**ASSIGNMENT**
Write out the data again in full, keeping every character the same.

**GIVEN RECORDS**
*-*-*
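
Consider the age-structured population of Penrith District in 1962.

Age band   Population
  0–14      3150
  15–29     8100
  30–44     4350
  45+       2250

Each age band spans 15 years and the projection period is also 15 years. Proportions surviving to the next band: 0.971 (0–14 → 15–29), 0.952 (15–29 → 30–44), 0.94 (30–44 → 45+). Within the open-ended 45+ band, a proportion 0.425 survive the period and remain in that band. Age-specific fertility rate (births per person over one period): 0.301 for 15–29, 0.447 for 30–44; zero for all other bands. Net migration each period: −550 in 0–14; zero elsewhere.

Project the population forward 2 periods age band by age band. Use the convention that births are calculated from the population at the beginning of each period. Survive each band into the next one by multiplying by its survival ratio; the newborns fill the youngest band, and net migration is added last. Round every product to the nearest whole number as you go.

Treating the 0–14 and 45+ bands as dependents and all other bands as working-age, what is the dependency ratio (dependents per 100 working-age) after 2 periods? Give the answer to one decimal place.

Let band 1 be 0–14 through band 4 = 45+.
— Period 1 —
Births: 8100 * 0.301 = 2438 ; 4350 * 0.447 = 1944 → total 4382
Band 2: 3150 * 0.971 = 3059
Band 3: 8100 * 0.952 = 7711
Band 4: 4350 * 0.94 + 2250 * 0.425 = 4089 + 956 = 5045
Net migration: Band 1 − 550 → 3832
Population now: 0–14=3832, 15–29=3059, 30–44=7711, 45+=5045
— Period 2 —
Births: 3059 * 0.301 = 921 ; 7711 * 0.447 = 3447 → total 4368
Band 2: 3832 * 0.971 = 3721
Band 3: 3059 * 0.952 = 2912
Band 4: 7711 * 0.94 + 5045 * 0.425 = 7248 + 2144 = 9392
Net migration: Band 1 − 550 → 3818
Population now: 0–14=3818, 15–29=3721, 30–44=2912, 45+=9392
Dependents (band 0–14 + band 45+) = 3818 + 9392 = 13210; working-age = 6633; ratio = 13210/6633 × 100 = 199.2

199.2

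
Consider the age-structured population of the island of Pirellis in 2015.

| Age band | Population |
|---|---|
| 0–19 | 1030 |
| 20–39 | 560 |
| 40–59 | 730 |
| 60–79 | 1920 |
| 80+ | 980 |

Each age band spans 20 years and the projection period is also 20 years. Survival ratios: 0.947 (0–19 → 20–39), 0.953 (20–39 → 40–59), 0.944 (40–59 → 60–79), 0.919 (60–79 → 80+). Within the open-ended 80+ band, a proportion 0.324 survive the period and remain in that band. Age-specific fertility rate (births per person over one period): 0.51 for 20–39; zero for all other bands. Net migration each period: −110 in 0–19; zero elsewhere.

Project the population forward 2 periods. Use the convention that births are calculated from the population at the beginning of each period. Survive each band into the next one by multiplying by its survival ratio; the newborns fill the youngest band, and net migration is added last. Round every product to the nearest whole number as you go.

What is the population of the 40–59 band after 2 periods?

After projecting period 1:
Births: 560 * 0.51 = 286
20–39: 1030 * 0.947 = 975
40–59: 560 * 0.953 = 534
60–79: 730 * 0.944 = 689
80+: 1920 * 0.919 + 980 * 0.324 = 1764 + 318 = 2082
Net migration: 0–19 − 110 → 176
End of period: [176, 975, 534, 689, 2082]
After projecting period 2:
Births: 975 * 0.51 = 497
20–39: 176 * 0.947 = 167
40–59: 975 * 0.953 = 929
60–79: 534 * 0.944 = 504
80+: 689 * 0.919 + 2082 * 0.324 = 633 + 675 = 1308
Net migration: 0–19 − 110 → 387
End of period: [387, 167, 929, 504, 1308]

929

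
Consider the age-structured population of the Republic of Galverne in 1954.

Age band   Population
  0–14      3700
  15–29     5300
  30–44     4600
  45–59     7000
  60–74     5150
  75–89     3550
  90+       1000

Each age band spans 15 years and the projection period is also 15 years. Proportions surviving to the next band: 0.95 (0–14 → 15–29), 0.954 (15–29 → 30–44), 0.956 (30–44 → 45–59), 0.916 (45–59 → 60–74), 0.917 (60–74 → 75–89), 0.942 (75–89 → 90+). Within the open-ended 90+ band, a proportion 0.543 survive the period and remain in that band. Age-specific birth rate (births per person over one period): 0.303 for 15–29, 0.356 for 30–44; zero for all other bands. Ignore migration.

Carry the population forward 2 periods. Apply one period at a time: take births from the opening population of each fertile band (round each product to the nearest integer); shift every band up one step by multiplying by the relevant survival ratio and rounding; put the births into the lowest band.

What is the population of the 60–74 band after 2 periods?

Numbering the bands 1..7 from youngest to oldest:
Period 1.
Births: 5300 × 0.303 = 1606  |  4600 × 0.356 = 1638 — total 3244
Band 2: 3700 × 0.95 = 3515
Band 3: 5300 × 0.954 = 5056
Band 4: 4600 × 0.956 = 4398
Band 5: 7000 × 0.916 = 6412
Band 6: 5150 × 0.917 = 4723
Band 7: 3550 × 0.942 + 1000 × 0.543 = 3344 + 543 = 3887
End of period: [3244, 3515, 5056, 4398, 6412, 4723, 3887]
Period 2.
Births: 3515 × 0.303 = 1065  |  5056 × 0.356 = 1800 — total 2865
Band 2: 3244 × 0.95 = 3082
Band 3: 3515 × 0.954 = 3353
Band 4: 5056 × 0.956 = 4834
Band 5: 4398 × 0.916 = 4029
Band 6: 6412 × 0.917 = 5880
Band 7: 4723 × 0.942 + 3887 × 0.543 = 4449 + 2111 = 6560
End of period: [2865, 3082, 3353, 4834, 4029, 5880, 6560]

4029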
*-*-*
**WRITTEN REPLY**
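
Consider the age-structured population of Penrith District in 1962.

Age band   Population
  0–14      3150
  15–29     8100
  30–44     4350
  45+       2250

Each age band spans 15 years and the projection period is also 15 years. Proportions surviving to the next band: 0.971 (0–14 → 15–29), 0.952 (15–29 → 30–44), 0.94 (30–44 → 45+). Within the open-ended 45+ band, a proportion 0.425 survive the period and remain in that band. Age-specific fertility rate (births per person over one period): 0.301 for 15–29, 0.447 for 30–44; zero for all other bands. Net migration each period: −550 in 0–14; zero elsewhere.

Project the population forward 2 periods age band by age band. Use the convention that births are calculated from the population at the beginning of each period. Survive each band into the next one by multiplying by its survival ratio; the newborns fill the youngest band, and net migration is added last. Round every product to the nearest whole number as you go.

Treating the 0–14 and 45+ bands as dependents and all other bands as working-age, what is the dependency ratio (dependents per 100 working-age) after 2 periods? Give the answer to one decimal place.

Let band 1 be 0–14 through band 4 = 45+.
— Period 1 —
Births: 8100 * 0.301 = 2438 ; 4350 * 0.447 = 1944 → total 4382
Band 2: 3150 * 0.971 = 3059
Band 3: 8100 * 0.952 = 7711
Band 4: 4350 * 0.94 + 2250 * 0.425 = 4089 + 956 = 5045
Net migration: Band 1 − 550 → 3832
Population now: 0–14=3832, 15–29=3059, 30–44=7711, 45+=5045
— Period 2 —
Births: 3059 * 0.301 = 921 ; 7711 * 0.447 = 3447 → total 4368
Band 2: 3832 * 0.971 = 3721
Band 3: 3059 * 0.952 = 2912
Band 4: 7711 * 0.94 + 5045 * 0.425 = 7248 + 2144 = 9392
Net migration: Band 1 − 550 → 3818
Population now: 0–14=3818, 15–29=3721, 30–44=2912, 45+=9392
Dependents (band 0–14 + band 45+) = 3818 + 9392 = 13210; working-age = 6633; ratio = 13210/6633 × 100 = 199.2

199.2

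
Consider the age-structured population of the island of Pirellis in 2015.

| Age band | Population |
|---|---|
| 0–19 | 1030 |
| 20–39 | 560 |
| 40–59 | 730 |
| 60–79 | 1920 |
| 80+ | 980 |

Each age band spans 20 years and the projection period is also 20 years. Survival ratios: 0.947 (0–19 → 20–39), 0.953 (20–39 → 40–59), 0.944 (40–59 → 60–79), 0.919 (60–79 → 80+). Within the open-ended 80+ band, a proportion 0.324 survive the period and remain in that band. Age-specific fertility rate (births per person over one period): 0.51 for 20–39; zero for all other bands. Net migration each period: −110 in 0–19; zero elsewhere.

Project the population forward 2 periods. Use the convention that births are calculated from the population at the beginning of each period. Survive each band into the next one by multiplying by its survival ratio; the newborns fill the youngest band, and net migration is added last. Round every product to the nearest whole number as you go.

What is the population of the 40–59 band after 2 periods?

After projecting period 1:
Births: 560 * 0.51 = 286
20–39: 1030 * 0.947 = 975
40–59: 560 * 0.953 = 534
60–79: 730 * 0.944 = 689
80+: 1920 * 0.919 + 980 * 0.324 = 1764 + 318 = 2082
Net migration: 0–19 − 110 → 176
End of period: [176, 975, 534, 689, 2082]
After projecting period 2:
Births: 975 * 0.51 = 497
20–39: 176 * 0.947 = 167
40–59: 975 * 0.953 = 929
60–79: 534 * 0.944 = 504
80+: 689 * 0.919 + 2082 * 0.324 = 633 + 675 = 1308
Net migration: 0–19 − 110 → 387
End of period: [387, 167, 929, 504, 1308]

929

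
Consider the age-structured population of the Republic of Galverne in 1954.

Age band   Population
  0–14      3700
  15–29     5300
  30–44     4600
  45–59     7000
  60–74     5150
  75–89     3550
  90+       1000

Each age band spans 15 years and the projection period is also 15 years. Proportions surviving to the next band: 0.95 (0–14 → 15–29), 0.954 (15–29 → 30–44), 0.956 (30–44 → 45–59), 0.916 (45–59 → 60–74), 0.917 (60–74 → 75–89), 0.942 (75–89 → 90+). Within the open-ended 90+ band, a proportion 0.543 survive the period and remain in that band. Age-specific birth rate (births per person over one period): 0.303 for 15–29, 0.356 for 30–44; zero for all other bands. Ignore migration.

Carry the population forward 2 periods. Apply one period at a time: take births from the opening population of each fertile band (round each product to the nearest integer); shift every band up one step by multiplying by the relevant survival ratio and rounding; put the births into the lowest band.

What is the population of the 60–74 band after 2 periods?

Numbering the bands 1..7 from youngest to oldest:
Period 1.
Births: 5300 × 0.303 = 1606  |  4600 × 0.356 = 1638 — total 3244
Band 2: 3700 × 0.95 = 3515
Band 3: 5300 × 0.954 = 5056
Band 4: 4600 × 0.956 = 4398
Band 5: 7000 × 0.916 = 6412
Band 6: 5150 × 0.917 = 4723
Band 7: 3550 × 0.942 + 1000 × 0.543 = 3344 + 543 = 3887
End of period: [3244, 3515, 5056, 4398, 6412, 4723, 3887]
Period 2.
Births: 3515 × 0.303 = 1065  |  5056 × 0.356 = 1800 — total 2865
Band 2: 3244 × 0.95 = 3082
Band 3: 3515 × 0.954 = 3353
Band 4: 5056 × 0.956 = 4834
Band 5: 4398 × 0.916 = 4029
Band 6: 6412 × 0.917 = 5880
Band 7: 4723 × 0.942 + 3887 × 0.543 = 4449 + 2111 = 6560
End of period: [2865, 3082, 3353, 4834, 4029, 5880, 6560]

4029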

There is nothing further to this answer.